WORK TO COMPLETE
Could you write the entries out again, exactly as they appear?

Stored data entries
.....
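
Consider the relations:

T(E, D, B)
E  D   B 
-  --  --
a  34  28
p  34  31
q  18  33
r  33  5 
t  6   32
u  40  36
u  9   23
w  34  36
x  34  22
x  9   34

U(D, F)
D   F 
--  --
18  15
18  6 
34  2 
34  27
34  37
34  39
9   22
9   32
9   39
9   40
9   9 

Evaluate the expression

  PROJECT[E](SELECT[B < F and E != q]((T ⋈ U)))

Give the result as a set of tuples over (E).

{a, p, u, w, x}

T ⋈ U (natural join on D): {(a, 34, 28, 2), (a, 34, 28, 27), (a, 34, 28, 37), (a, 34, 28, 39), (p, 34, 31, 2), (p, 34, 31, 27), (p, 34, 31, 37), (p, 34, 31, 39), (q, 18, 33, 15), (q, 18, 33, 6), (u, 9, 23, 22), (u, 9, 23, 32), (u, 9, 23, 39), (u, 9, 23, 40), (u, 9, 23, 9), (w, 34, 36, 2), (w, 34, 36, 27), (w, 34, 36, 37), (w, 34, 36, 39), (x, 34, 22, 2), (x, 34, 22, 27), (x, 34, 22, 37), (x, 34, 22, 39), (x, 9, 34, 22), (x, 9, 34, 32), (x, 9, 34, 39), (x, 9, 34, 40), (x, 9, 34, 9)}
σ[B < F and E != q]: keep tuples satisfying B < F and E != q → {(a, 34, 28, 37), (a, 34, 28, 39), (p, 34, 31, 37), (p, 34, 31, 39), (u, 9, 23, 32), (u, 9, 23, 39), (u, 9, 23, 40), (w, 34, 36, 37), (w, 34, 36, 39), (x, 34, 22, 27), (x, 34, 22, 37), (x, 34, 22, 39), (x, 9, 34, 39), (x, 9, 34, 40)}
Keep only column(s) E (9 duplicate(s) eliminated): {a, p, u, w, x}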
.....
TASK ANSWER
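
Consider the relations:

T(E, D, B)
E  D   B 
-  --  --
a  34  28
p  34  31
q  18  33
r  33  5 
t  6   32
u  40  36
u  9   23
w  34  36
x  34  22
x  9   34

U(D, F)
D   F 
--  --
18  15
18  6 
34  2 
34  27
34  37
34  39
9   22
9   32
9   39
9   40
9   9 

Evaluate the expression

  PROJECT[E](SELECT[B < F and E != q]((T ⋈ U)))

Give the result as a set of tuples over (E).

{a, p, u, w, x}

T ⋈ U (natural join on D): {(a, 34, 28, 2), (a, 34, 28, 27), (a, 34, 28, 37), (a, 34, 28, 39), (p, 34, 31, 2), (p, 34, 31, 27), (p, 34, 31, 37), (p, 34, 31, 39), (q, 18, 33, 15), (q, 18, 33, 6), (u, 9, 23, 22), (u, 9, 23, 32), (u, 9, 23, 39), (u, 9, 23, 40), (u, 9, 23, 9), (w, 34, 36, 2), (w, 34, 36, 27), (w, 34, 36, 37), (w, 34, 36, 39), (x, 34, 22, 2), (x, 34, 22, 27), (x, 34, 22, 37), (x, 34, 22, 39), (x, 9, 34, 22), (x, 9, 34, 32), (x, 9, 34, 39), (x, 9, 34, 40), (x, 9, 34, 9)}
σ[B < F and E != q]: keep tuples satisfying B < F and E != q → {(a, 34, 28, 37), (a, 34, 28, 39), (p, 34, 31, 37), (p, 34, 31, 39), (u, 9, 23, 32), (u, 9, 23, 39), (u, 9, 23, 40), (w, 34, 36, 37), (w, 34, 36, 39), (x, 34, 22, 27), (x, 34, 22, 37), (x, 34, 22, 39), (x, 9, 34, 39), (x, 9, 34, 40)}
Keep only column(s) E (9 duplicate(s) eliminated): {a, p, u, w, x}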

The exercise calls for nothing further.